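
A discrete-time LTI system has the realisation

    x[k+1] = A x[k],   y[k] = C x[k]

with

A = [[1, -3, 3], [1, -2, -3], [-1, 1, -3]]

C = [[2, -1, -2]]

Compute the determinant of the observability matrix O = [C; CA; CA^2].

0

CA = [[3, -6, 15]]
CA^2 = [[-18, 18, -18]]
Observability matrix O = [C; CA; CA^2] = [[2, -1, -2], [3, -6, 15], [-18, 18, -18]]
Expanding along the first row, det(O) = 2·((-6)·(-18) - 15·18) - (-1)·(3·(-18) - 15·(-18)) + (-2)·(3·18 - (-6)·(-18)) = 2·(-162) - (-1)·216 + (-2)·(-54) = 0
Since det(O) = 0, rank(O) < 3 and the system is not completely observable.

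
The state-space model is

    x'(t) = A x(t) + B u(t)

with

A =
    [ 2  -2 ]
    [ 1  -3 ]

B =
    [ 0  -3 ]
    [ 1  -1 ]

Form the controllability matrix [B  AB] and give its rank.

2

AB = [[-2, -4], [-3, 0]]
Controllability matrix C = [B  AB] = [[0, -3, -2, -4], [1, -1, -3, 0]]
Take the 2×2 submatrix of C formed by columns 1, 2: [[0, -3], [1, -1]]. Its determinant is 0·(-1) - (-3)·1 = 0 - (-3) = 3 ≠ 0.
So rank(C) ≥ 2; since C has 2 rows, rank(C) = 2.
rank(C) = 2 = n, so the pair (A, B) is completely controllable.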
++++++++++
## EXERCISE DETAILS
Give all of the entries again, exactly.

## EXPECTED ANSWER
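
A discrete-time LTI system has the realisation

    x[k+1] = A x[k],   y[k] = C x[k]

with

A = [[1, -3, 3], [1, -2, -3], [-1, 1, -3]]

C = [[2, -1, -2]]

Compute the determinant of the observability matrix O = [C; CA; CA^2].

0

CA = [[3, -6, 15]]
CA^2 = [[-18, 18, -18]]
Observability matrix O = [C; CA; CA^2] = [[2, -1, -2], [3, -6, 15], [-18, 18, -18]]
Expanding along the first row, det(O) = 2·((-6)·(-18) - 15·18) - (-1)·(3·(-18) - 15·(-18)) + (-2)·(3·18 - (-6)·(-18)) = 2·(-162) - (-1)·216 + (-2)·(-54) = 0
Since det(O) = 0, rank(O) < 3 and the system is not completely observable.

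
The state-space model is

    x'(t) = A x(t) + B u(t)

with

A =
    [ 2  -2 ]
    [ 1  -3 ]

B =
    [ 0  -3 ]
    [ 1  -1 ]

Form the controllability matrix [B  AB] and give its rank.

2

AB = [[-2, -4], [-3, 0]]
Controllability matrix C = [B  AB] = [[0, -3, -2, -4], [1, -1, -3, 0]]
Take the 2×2 submatrix of C formed by columns 1, 2: [[0, -3], [1, -1]]. Its determinant is 0·(-1) - (-3)·1 = 0 - (-3) = 3 ≠ 0.
So rank(C) ≥ 2; since C has 2 rows, rank(C) = 2.
rank(C) = 2 = n, so the pair (A, B) is completely controllable.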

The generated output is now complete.